● TRY IT
Starting with the first line, output the data exactly through to the end.
[Opening EXTRACTED INFORMATION section]
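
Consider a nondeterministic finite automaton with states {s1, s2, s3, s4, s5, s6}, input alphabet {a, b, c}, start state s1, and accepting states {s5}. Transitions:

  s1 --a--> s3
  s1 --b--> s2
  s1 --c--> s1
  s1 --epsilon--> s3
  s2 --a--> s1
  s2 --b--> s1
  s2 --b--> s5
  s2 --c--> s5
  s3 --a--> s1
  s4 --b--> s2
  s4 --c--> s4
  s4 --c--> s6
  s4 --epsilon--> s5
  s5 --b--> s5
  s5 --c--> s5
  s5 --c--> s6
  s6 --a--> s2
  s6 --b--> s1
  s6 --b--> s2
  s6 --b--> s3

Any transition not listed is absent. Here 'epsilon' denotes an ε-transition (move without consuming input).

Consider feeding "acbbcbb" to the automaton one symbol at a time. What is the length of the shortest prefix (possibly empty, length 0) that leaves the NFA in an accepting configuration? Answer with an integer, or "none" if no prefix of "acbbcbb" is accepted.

Start: ε-closure({s1}) = {s1, s3}.
Read 'a': s1→{s3}, s3→{s1}; now {s1, s3}.
Read 'c': s1→{s1}, s3→∅; union {s1}; ε-closure = {s1, s3}.
Read 'b': s1→{s2}, s3→∅; now {s2}.
Read 'b': s2→{s1, s5}; union {s1, s5}; ε-closure = {s1, s3, s5}.
None of the earlier sets intersect F, but {s1, s3, s5} does.

4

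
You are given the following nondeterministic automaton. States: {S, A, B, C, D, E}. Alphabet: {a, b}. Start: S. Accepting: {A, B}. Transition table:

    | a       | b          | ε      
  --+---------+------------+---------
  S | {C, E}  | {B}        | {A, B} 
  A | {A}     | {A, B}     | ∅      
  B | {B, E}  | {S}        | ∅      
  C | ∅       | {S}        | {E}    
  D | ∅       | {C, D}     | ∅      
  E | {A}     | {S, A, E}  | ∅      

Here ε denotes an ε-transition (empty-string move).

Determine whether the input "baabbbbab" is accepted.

Start: ε-closure({S}) = {S, A, B}.
Read 'b': {S, A, B} → {S, A, B}.
Read 'a': {S, A, B} → {A, B, C, E}.
Read 'a': {A, B, C, E} → {A, B, E}.
Read 'b': {A, B, E} → {S, A, B, E}.
Read 'b': {S, A, B, E} → {S, A, B, E}.
Read 'b': {S, A, B, E} → {S, A, B, E}.
Read 'b': {S, A, B, E} → {S, A, B, E}.
Read 'a': {S, A, B, E} → {A, B, C, E}.
Read 'b': {A, B, C, E} → {S, A, B, E}.
The final set {S, A, B, E} contains the accepting states A, B.

Yes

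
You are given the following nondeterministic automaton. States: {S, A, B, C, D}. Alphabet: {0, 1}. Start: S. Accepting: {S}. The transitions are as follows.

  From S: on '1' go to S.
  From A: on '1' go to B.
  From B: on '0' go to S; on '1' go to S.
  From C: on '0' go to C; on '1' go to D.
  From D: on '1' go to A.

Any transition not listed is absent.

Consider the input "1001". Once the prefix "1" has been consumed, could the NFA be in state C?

No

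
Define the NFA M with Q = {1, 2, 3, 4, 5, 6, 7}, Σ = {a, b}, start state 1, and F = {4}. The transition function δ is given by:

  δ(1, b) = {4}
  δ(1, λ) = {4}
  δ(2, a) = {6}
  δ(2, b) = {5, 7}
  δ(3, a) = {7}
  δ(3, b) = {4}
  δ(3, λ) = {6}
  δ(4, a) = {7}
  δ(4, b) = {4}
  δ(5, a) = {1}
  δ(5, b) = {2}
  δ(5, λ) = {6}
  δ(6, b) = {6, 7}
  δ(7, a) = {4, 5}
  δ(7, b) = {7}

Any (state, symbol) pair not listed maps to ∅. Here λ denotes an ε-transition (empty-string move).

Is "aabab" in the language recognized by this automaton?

Yes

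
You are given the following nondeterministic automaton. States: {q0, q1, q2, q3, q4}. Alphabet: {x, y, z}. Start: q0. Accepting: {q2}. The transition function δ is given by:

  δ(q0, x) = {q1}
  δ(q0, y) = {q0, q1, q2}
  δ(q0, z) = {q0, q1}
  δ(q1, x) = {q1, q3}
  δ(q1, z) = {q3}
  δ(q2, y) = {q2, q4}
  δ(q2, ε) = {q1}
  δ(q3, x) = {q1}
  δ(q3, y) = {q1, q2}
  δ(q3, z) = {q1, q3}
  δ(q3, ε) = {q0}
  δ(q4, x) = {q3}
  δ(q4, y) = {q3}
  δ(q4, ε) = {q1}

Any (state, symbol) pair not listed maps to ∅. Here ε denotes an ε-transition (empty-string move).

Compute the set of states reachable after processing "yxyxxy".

Start in {q0}.
Read 'y': {q0} → {q0, q1, q2}.
Read 'x': {q0, q1, q2} → {q0, q1, q3}.
Read 'y': {q0, q1, q3} → {q0, q1, q2}.
Read 'x': {q0, q1, q2} → {q0, q1, q3}.
Read 'x': {q0, q1, q3} → {q0, q1, q3}.
Read 'y': {q0, q1, q3} → {q0, q1, q2}.

{q0, q1, q2}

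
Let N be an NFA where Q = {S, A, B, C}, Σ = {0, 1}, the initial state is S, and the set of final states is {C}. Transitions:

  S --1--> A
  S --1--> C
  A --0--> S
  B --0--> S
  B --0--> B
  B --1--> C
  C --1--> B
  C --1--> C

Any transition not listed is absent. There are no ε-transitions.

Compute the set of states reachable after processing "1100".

{S, B}

Start in {S}.
Read '1': {S} → {A, C}.
Read '1': {A, C} → {B, C}.
Read '0': {B, C} → {S, B}.
Read '0': {S, B} → {S, B}.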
[Closing EXTRACTED INFORMATION section]
● RESPONSE FOR THIS EXERCISE
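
Consider a nondeterministic finite automaton with states {s1, s2, s3, s4, s5, s6}, input alphabet {a, b, c}, start state s1, and accepting states {s5}. Transitions:

  s1 --a--> s3
  s1 --b--> s2
  s1 --c--> s1
  s1 --epsilon--> s3
  s2 --a--> s1
  s2 --b--> s1
  s2 --b--> s5
  s2 --c--> s5
  s3 --a--> s1
  s4 --b--> s2
  s4 --c--> s4
  s4 --c--> s6
  s4 --epsilon--> s5
  s5 --b--> s5
  s5 --c--> s5
  s5 --c--> s6
  s6 --a--> s2
  s6 --b--> s1
  s6 --b--> s2
  s6 --b--> s3

Any transition not listed is absent. Here 'epsilon' denotes an ε-transition (move without consuming input).

Consider feeding "acbbcbb" to the automaton one symbol at a time. What is the length of the shortest prefix (possibly empty, length 0) that leaves the NFA in an accepting configuration? Answer with an integer, or "none" if no prefix of "acbbcbb" is accepted.

Start: ε-closure({s1}) = {s1, s3}.
Read 'a': s1→{s3}, s3→{s1}; now {s1, s3}.
Read 'c': s1→{s1}, s3→∅; union {s1}; ε-closure = {s1, s3}.
Read 'b': s1→{s2}, s3→∅; now {s2}.
Read 'b': s2→{s1, s5}; union {s1, s5}; ε-closure = {s1, s3, s5}.
None of the earlier sets intersect F, but {s1, s3, s5} does.

4

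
You are given the following nondeterministic automaton. States: {S, A, B, C, D, E}. Alphabet: {a, b}. Start: S. Accepting: {A, B}. Transition table:

    | a       | b          | ε      
  --+---------+------------+---------
  S | {C, E}  | {B}        | {A, B} 
  A | {A}     | {A, B}     | ∅      
  B | {B, E}  | {S}        | ∅      
  C | ∅       | {S}        | {E}    
  D | ∅       | {C, D}     | ∅      
  E | {A}     | {S, A, E}  | ∅      

Here ε denotes an ε-transition (empty-string move).

Determine whether the input "baabbbbab" is accepted.

Start: ε-closure({S}) = {S, A, B}.
Read 'b': {S, A, B} → {S, A, B}.
Read 'a': {S, A, B} → {A, B, C, E}.
Read 'a': {A, B, C, E} → {A, B, E}.
Read 'b': {A, B, E} → {S, A, B, E}.
Read 'b': {S, A, B, E} → {S, A, B, E}.
Read 'b': {S, A, B, E} → {S, A, B, E}.
Read 'b': {S, A, B, E} → {S, A, B, E}.
Read 'a': {S, A, B, E} → {A, B, C, E}.
Read 'b': {A, B, C, E} → {S, A, B, E}.
The final set {S, A, B, E} contains the accepting states A, B.

Yes

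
You are given the following nondeterministic automaton. States: {S, A, B, C, D}. Alphabet: {0, 1}. Start: S. Accepting: {S}. The transitions are as follows.

  From S: on '1' go to S.
  From A: on '1' go to B.
  From B: on '0' go to S; on '1' go to S.
  From C: on '0' go to C; on '1' go to D.
  From D: on '1' go to A.

Any transition not listed is absent.

Consider the input "1001". Once the prefix "1" has been consumed, could the NFA be in state C?

No

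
Define the NFA M with Q = {1, 2, 3, 4, 5, 6, 7}, Σ = {a, b}, start state 1, and F = {4}. The transition function δ is given by:

  δ(1, b) = {4}
  δ(1, λ) = {4}
  δ(2, a) = {6}
  δ(2, b) = {5, 7}
  δ(3, a) = {7}
  δ(3, b) = {4}
  δ(3, λ) = {6}
  δ(4, a) = {7}
  δ(4, b) = {4}
  δ(5, a) = {1}
  δ(5, b) = {2}
  δ(5, λ) = {6}
  δ(6, b) = {6, 7}
  δ(7, a) = {4, 5}
  δ(7, b) = {7}

Any (state, symbol) pair not listed maps to ∅. Here λ denotes an ε-transition (empty-string move).

Is "aabab" in the language recognized by this automaton?

Yes

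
You are given the following nondeterministic automaton. States: {q0, q1, q2, q3, q4}. Alphabet: {x, y, z}. Start: q0. Accepting: {q2}. The transition function δ is given by:

  δ(q0, x) = {q1}
  δ(q0, y) = {q0, q1, q2}
  δ(q0, z) = {q0, q1}
  δ(q1, x) = {q1, q3}
  δ(q1, z) = {q3}
  δ(q2, y) = {q2, q4}
  δ(q2, ε) = {q1}
  δ(q3, x) = {q1}
  δ(q3, y) = {q1, q2}
  δ(q3, z) = {q1, q3}
  δ(q3, ε) = {q0}
  δ(q4, x) = {q3}
  δ(q4, y) = {q3}
  δ(q4, ε) = {q1}

Any (state, symbol) pair not listed maps to ∅. Here ε denotes an ε-transition (empty-string move).

Compute the set of states reachable after processing "yxyxxy".

Start in {q0}.
Read 'y': {q0} → {q0, q1, q2}.
Read 'x': {q0, q1, q2} → {q0, q1, q3}.
Read 'y': {q0, q1, q3} → {q0, q1, q2}.
Read 'x': {q0, q1, q2} → {q0, q1, q3}.
Read 'x': {q0, q1, q3} → {q0, q1, q3}.
Read 'y': {q0, q1, q3} → {q0, q1, q2}.

{q0, q1, q2}

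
Let N be an NFA where Q = {S, A, B, C}, Σ = {0, 1}, the initial state is S, and the set of final states is {C}. Transitions:

  S --1--> A
  S --1--> C
  A --0--> S
  B --0--> S
  B --0--> B
  B --1--> C
  C --1--> B
  C --1--> C

Any transition not listed is absent. There are no ε-transitions.

Compute the set of states reachable after processing "1100".

{S, B}

Start in {S}.
Read '1': {S} → {A, C}.
Read '1': {A, C} → {B, C}.
Read '0': {B, C} → {S, B}.
Read '0': {S, B} → {S, B}.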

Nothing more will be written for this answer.